Character for character, reproduce every entry below.

━━ RECORD EXTRACTS ━━

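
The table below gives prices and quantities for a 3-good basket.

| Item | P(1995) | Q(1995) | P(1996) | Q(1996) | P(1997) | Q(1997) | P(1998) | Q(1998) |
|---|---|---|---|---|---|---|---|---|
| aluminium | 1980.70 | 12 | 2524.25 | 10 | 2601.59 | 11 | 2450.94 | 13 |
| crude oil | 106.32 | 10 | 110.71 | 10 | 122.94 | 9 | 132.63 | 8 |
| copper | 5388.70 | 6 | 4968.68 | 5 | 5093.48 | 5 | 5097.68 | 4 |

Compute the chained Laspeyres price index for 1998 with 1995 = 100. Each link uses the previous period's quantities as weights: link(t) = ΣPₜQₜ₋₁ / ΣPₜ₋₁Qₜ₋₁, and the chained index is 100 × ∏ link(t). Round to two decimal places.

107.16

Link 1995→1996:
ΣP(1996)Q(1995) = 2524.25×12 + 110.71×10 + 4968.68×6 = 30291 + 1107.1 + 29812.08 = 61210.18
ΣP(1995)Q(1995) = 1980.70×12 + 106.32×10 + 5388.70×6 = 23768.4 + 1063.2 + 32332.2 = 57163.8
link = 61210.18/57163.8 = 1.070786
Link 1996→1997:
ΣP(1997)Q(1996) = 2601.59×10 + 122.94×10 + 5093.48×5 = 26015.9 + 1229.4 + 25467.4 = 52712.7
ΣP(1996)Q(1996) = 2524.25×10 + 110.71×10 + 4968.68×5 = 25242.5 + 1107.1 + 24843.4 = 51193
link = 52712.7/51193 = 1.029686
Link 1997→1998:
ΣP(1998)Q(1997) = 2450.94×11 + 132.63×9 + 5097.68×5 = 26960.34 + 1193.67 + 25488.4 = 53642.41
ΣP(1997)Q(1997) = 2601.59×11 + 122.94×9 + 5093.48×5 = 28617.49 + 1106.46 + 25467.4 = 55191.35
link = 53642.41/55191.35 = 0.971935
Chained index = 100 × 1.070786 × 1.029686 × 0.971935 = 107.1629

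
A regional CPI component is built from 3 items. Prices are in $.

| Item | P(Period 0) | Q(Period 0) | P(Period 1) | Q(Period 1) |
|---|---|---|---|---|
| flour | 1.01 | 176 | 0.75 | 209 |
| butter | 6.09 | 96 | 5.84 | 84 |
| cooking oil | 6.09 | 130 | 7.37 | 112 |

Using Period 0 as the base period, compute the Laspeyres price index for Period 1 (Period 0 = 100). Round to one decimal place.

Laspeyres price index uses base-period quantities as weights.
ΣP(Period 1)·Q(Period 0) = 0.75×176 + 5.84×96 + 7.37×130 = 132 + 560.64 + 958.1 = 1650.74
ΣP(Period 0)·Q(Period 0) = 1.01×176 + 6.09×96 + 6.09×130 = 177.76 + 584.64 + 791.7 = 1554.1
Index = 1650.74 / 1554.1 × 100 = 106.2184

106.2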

━━━

▶ EXERCISE SOLUTION:
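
The table below gives prices and quantities for a 3-good basket.

| Item | P(1995) | Q(1995) | P(1996) | Q(1996) | P(1997) | Q(1997) | P(1998) | Q(1998) |
|---|---|---|---|---|---|---|---|---|
| aluminium | 1980.70 | 12 | 2524.25 | 10 | 2601.59 | 11 | 2450.94 | 13 |
| crude oil | 106.32 | 10 | 110.71 | 10 | 122.94 | 9 | 132.63 | 8 |
| copper | 5388.70 | 6 | 4968.68 | 5 | 5093.48 | 5 | 5097.68 | 4 |

Compute the chained Laspeyres price index for 1998 with 1995 = 100. Each link uses the previous period's quantities as weights: link(t) = ΣPₜQₜ₋₁ / ΣPₜ₋₁Qₜ₋₁, and the chained index is 100 × ∏ link(t). Round to two decimal places.

107.16

Link 1995→1996:
ΣP(1996)Q(1995) = 2524.25×12 + 110.71×10 + 4968.68×6 = 30291 + 1107.1 + 29812.08 = 61210.18
ΣP(1995)Q(1995) = 1980.70×12 + 106.32×10 + 5388.70×6 = 23768.4 + 1063.2 + 32332.2 = 57163.8
link = 61210.18/57163.8 = 1.070786
Link 1996→1997:
ΣP(1997)Q(1996) = 2601.59×10 + 122.94×10 + 5093.48×5 = 26015.9 + 1229.4 + 25467.4 = 52712.7
ΣP(1996)Q(1996) = 2524.25×10 + 110.71×10 + 4968.68×5 = 25242.5 + 1107.1 + 24843.4 = 51193
link = 52712.7/51193 = 1.029686
Link 1997→1998:
ΣP(1998)Q(1997) = 2450.94×11 + 132.63×9 + 5097.68×5 = 26960.34 + 1193.67 + 25488.4 = 53642.41
ΣP(1997)Q(1997) = 2601.59×11 + 122.94×9 + 5093.48×5 = 28617.49 + 1106.46 + 25467.4 = 55191.35
link = 53642.41/55191.35 = 0.971935
Chained index = 100 × 1.070786 × 1.029686 × 0.971935 = 107.1629

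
A regional CPI component is built from 3 items. Prices are in $.

| Item | P(Period 0) | Q(Period 0) | P(Period 1) | Q(Period 1) |
|---|---|---|---|---|
| flour | 1.01 | 176 | 0.75 | 209 |
| butter | 6.09 | 96 | 5.84 | 84 |
| cooking oil | 6.09 | 130 | 7.37 | 112 |

Using Period 0 as the base period, compute the Laspeyres price index for Period 1 (Period 0 = 100). Round to one decimal place.

Laspeyres price index uses base-period quantities as weights.
ΣP(Period 1)·Q(Period 0) = 0.75×176 + 5.84×96 + 7.37×130 = 132 + 560.64 + 958.1 = 1650.74
ΣP(Period 0)·Q(Period 0) = 1.01×176 + 6.09×96 + 6.09×130 = 177.76 + 584.64 + 791.7 = 1554.1
Index = 1650.74 / 1554.1 × 100 = 106.2184

106.2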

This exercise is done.